## DATA FOR PROCESSING
──────

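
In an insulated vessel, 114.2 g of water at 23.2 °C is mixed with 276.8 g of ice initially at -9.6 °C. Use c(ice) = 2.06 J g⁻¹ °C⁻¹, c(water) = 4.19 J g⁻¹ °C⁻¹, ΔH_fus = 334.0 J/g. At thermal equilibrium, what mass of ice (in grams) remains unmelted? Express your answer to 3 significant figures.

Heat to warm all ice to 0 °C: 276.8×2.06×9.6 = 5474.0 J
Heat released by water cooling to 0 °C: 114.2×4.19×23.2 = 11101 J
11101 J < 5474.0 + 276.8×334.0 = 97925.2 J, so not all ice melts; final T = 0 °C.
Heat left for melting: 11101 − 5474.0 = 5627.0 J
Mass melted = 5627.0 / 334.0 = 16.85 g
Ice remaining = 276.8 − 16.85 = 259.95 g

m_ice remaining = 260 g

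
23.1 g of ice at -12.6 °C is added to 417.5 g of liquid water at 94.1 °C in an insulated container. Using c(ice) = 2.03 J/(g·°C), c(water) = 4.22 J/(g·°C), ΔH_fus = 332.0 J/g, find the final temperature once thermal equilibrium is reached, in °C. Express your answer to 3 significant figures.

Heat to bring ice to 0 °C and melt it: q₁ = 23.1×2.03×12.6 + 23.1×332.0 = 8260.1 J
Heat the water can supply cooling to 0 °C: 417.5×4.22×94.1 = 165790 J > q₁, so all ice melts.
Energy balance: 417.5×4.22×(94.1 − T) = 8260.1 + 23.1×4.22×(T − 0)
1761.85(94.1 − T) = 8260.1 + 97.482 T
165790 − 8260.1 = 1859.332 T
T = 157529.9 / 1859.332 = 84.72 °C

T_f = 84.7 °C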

──────

Could you reproduce all of the entries exactly as they appear?

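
In an insulated vessel, 114.2 g of water at 23.2 °C is mixed with 276.8 g of ice initially at -9.6 °C. Use c(ice) = 2.06 J g⁻¹ °C⁻¹, c(water) = 4.19 J g⁻¹ °C⁻¹, ΔH_fus = 334.0 J/g. At thermal equilibrium, what mass of ice (in grams) remains unmelted? Express your answer to 3 significant figures.

Heat to warm all ice to 0 °C: 276.8×2.06×9.6 = 5474.0 J
Heat released by water cooling to 0 °C: 114.2×4.19×23.2 = 11101 J
11101 J < 5474.0 + 276.8×334.0 = 97925.2 J, so not all ice melts; final T = 0 °C.
Heat left for melting: 11101 − 5474.0 = 5627.0 J
Mass melted = 5627.0 / 334.0 = 16.85 g
Ice remaining = 276.8 − 16.85 = 259.95 g

m_ice remaining = 260 g

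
23.1 g of ice at -12.6 °C is added to 417.5 g of liquid water at 94.1 °C in an insulated container. Using c(ice) = 2.03 J/(g·°C), c(water) = 4.22 J/(g·°C), ΔH_fus = 332.0 J/g, find the final temperature once thermal equilibrium is reached, in °C. Express your answer to 3 significant figures.

Heat to bring ice to 0 °C and melt it: q₁ = 23.1×2.03×12.6 + 23.1×332.0 = 8260.1 J
Heat the water can supply cooling to 0 °C: 417.5×4.22×94.1 = 165790 J > q₁, so all ice melts.
Energy balance: 417.5×4.22×(94.1 − T) = 8260.1 + 23.1×4.22×(T − 0)
1761.85(94.1 − T) = 8260.1 + 97.482 T
165790 − 8260.1 = 1859.332 T
T = 157529.9 / 1859.332 = 84.72 °C

T_f = 84.7 °C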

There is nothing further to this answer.